In the listing below, locate the line that contains "Given that August" and the line that contains "You are told that 22". Restate word for word those two lines and every line between them, and nothing else.
-------- DATA TO USE
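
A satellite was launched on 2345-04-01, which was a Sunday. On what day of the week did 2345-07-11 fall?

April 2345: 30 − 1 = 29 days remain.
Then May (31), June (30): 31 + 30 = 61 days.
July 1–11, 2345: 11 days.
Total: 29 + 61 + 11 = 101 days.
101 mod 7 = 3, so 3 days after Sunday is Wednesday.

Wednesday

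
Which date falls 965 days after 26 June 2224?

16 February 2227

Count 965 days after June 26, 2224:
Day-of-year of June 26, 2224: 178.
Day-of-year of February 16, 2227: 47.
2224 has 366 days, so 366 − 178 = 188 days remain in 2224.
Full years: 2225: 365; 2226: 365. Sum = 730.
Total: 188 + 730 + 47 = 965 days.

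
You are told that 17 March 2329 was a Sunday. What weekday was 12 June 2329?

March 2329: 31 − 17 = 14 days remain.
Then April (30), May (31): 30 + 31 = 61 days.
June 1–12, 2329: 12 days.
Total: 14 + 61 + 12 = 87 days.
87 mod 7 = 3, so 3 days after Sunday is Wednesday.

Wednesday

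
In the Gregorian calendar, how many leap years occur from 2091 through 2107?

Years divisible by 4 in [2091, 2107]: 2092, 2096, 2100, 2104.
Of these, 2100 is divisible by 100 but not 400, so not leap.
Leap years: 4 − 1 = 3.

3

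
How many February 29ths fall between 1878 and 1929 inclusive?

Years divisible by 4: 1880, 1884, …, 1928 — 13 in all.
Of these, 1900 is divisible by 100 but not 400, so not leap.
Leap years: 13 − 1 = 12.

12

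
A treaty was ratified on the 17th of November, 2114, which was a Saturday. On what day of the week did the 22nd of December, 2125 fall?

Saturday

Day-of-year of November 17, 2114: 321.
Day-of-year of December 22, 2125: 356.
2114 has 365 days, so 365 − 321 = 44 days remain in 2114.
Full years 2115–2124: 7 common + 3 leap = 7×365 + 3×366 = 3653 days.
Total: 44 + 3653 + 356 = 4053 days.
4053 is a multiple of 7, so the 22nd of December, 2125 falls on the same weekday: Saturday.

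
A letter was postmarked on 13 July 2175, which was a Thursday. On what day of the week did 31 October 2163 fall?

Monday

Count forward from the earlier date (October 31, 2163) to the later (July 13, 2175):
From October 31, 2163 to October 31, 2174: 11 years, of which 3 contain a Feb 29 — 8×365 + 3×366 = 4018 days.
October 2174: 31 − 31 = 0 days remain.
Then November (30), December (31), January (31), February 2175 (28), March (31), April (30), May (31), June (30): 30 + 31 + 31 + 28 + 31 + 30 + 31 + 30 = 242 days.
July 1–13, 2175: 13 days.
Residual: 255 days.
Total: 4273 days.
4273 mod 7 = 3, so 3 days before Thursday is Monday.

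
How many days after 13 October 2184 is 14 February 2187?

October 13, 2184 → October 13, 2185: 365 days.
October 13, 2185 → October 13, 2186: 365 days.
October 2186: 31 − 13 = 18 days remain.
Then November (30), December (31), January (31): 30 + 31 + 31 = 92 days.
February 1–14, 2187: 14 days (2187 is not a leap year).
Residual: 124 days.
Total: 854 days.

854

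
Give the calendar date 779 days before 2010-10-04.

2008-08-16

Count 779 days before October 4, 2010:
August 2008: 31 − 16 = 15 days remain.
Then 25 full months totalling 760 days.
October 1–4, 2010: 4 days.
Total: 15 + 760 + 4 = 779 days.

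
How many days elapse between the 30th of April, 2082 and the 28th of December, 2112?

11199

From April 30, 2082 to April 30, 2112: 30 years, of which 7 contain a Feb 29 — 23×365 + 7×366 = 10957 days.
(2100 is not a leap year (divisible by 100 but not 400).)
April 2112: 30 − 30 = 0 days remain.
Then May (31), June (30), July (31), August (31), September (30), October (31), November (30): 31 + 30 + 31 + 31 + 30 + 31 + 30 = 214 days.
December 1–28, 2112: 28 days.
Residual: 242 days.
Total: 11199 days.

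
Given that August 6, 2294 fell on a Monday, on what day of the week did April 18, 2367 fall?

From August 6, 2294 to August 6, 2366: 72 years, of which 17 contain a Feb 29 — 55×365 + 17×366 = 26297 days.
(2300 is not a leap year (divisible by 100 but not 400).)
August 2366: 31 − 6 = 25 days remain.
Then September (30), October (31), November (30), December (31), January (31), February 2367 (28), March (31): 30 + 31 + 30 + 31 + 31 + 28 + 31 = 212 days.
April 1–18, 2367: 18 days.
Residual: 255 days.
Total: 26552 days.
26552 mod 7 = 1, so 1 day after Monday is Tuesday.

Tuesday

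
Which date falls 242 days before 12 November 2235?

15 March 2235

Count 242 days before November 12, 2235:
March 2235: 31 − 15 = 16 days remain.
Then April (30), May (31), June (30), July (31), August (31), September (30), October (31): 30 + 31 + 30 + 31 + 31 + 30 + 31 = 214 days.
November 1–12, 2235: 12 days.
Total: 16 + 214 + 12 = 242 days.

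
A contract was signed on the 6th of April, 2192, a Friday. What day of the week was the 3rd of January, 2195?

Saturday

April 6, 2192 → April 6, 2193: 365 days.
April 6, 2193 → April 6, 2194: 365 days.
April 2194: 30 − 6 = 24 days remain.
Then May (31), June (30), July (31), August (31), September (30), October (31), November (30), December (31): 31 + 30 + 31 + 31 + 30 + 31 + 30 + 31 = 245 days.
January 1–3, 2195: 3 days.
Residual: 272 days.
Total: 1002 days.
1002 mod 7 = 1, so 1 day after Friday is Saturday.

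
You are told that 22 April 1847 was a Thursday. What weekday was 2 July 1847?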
----------------
-------- DATA TO USE
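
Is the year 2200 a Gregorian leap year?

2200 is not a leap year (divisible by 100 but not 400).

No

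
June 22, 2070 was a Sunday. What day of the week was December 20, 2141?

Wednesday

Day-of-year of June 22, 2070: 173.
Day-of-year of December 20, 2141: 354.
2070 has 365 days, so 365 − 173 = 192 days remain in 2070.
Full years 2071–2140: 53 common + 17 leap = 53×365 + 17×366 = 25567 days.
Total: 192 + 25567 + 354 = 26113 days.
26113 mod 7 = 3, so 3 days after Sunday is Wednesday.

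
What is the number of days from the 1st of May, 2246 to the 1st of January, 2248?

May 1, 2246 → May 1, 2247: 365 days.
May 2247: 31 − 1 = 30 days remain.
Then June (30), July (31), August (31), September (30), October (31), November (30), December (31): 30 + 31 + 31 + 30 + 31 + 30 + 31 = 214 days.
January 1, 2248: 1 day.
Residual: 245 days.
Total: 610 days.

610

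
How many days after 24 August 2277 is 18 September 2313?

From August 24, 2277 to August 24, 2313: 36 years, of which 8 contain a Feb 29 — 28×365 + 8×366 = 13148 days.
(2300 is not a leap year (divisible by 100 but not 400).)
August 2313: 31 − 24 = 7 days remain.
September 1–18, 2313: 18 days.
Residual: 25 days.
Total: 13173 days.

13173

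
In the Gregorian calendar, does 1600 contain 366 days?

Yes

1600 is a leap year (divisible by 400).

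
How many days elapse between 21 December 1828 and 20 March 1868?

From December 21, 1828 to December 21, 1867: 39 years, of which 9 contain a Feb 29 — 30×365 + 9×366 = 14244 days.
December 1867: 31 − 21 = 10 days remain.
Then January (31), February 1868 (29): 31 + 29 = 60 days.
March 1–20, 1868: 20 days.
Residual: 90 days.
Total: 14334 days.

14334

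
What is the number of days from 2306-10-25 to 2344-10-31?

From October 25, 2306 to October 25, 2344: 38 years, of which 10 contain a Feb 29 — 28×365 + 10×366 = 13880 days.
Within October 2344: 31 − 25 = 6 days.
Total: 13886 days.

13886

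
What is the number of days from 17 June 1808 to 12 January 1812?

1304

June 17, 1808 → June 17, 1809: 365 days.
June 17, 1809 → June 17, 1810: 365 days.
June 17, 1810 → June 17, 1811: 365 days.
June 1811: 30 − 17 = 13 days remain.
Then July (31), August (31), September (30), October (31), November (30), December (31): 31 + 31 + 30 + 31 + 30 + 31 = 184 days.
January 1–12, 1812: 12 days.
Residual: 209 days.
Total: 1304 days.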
----------------
• _SOLUTION TO THE PROBLEM_
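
Given that August 6, 2294 fell on a Monday, on what day of the week did April 18, 2367 fall?

From August 6, 2294 to August 6, 2366: 72 years, of which 17 contain a Feb 29 — 55×365 + 17×366 = 26297 days.
(2300 is not a leap year (divisible by 100 but not 400).)
August 2366: 31 − 6 = 25 days remain.
Then September (30), October (31), November (30), December (31), January (31), February 2367 (28), March (31): 30 + 31 + 30 + 31 + 31 + 28 + 31 = 212 days.
April 1–18, 2367: 18 days.
Residual: 255 days.
Total: 26552 days.
26552 mod 7 = 1, so 1 day after Monday is Tuesday.

Tuesday

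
Which date falls 242 days before 12 November 2235?

15 March 2235

Count 242 days before November 12, 2235:
March 2235: 31 − 15 = 16 days remain.
Then April (30), May (31), June (30), July (31), August (31), September (30), October (31): 30 + 31 + 30 + 31 + 31 + 30 + 31 = 214 days.
November 1–12, 2235: 12 days.
Total: 16 + 214 + 12 = 242 days.

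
A contract was signed on the 6th of April, 2192, a Friday. What day of the week was the 3rd of January, 2195?

Saturday

April 6, 2192 → April 6, 2193: 365 days.
April 6, 2193 → April 6, 2194: 365 days.
April 2194: 30 − 6 = 24 days remain.
Then May (31), June (30), July (31), August (31), September (30), October (31), November (30), December (31): 31 + 30 + 31 + 31 + 30 + 31 + 30 + 31 = 245 days.
January 1–3, 2195: 3 days.
Residual: 272 days.
Total: 1002 days.
1002 mod 7 = 1, so 1 day after Friday is Saturday.

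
You are told that 22 April 1847 was a Thursday. What weekday was 2 July 1847?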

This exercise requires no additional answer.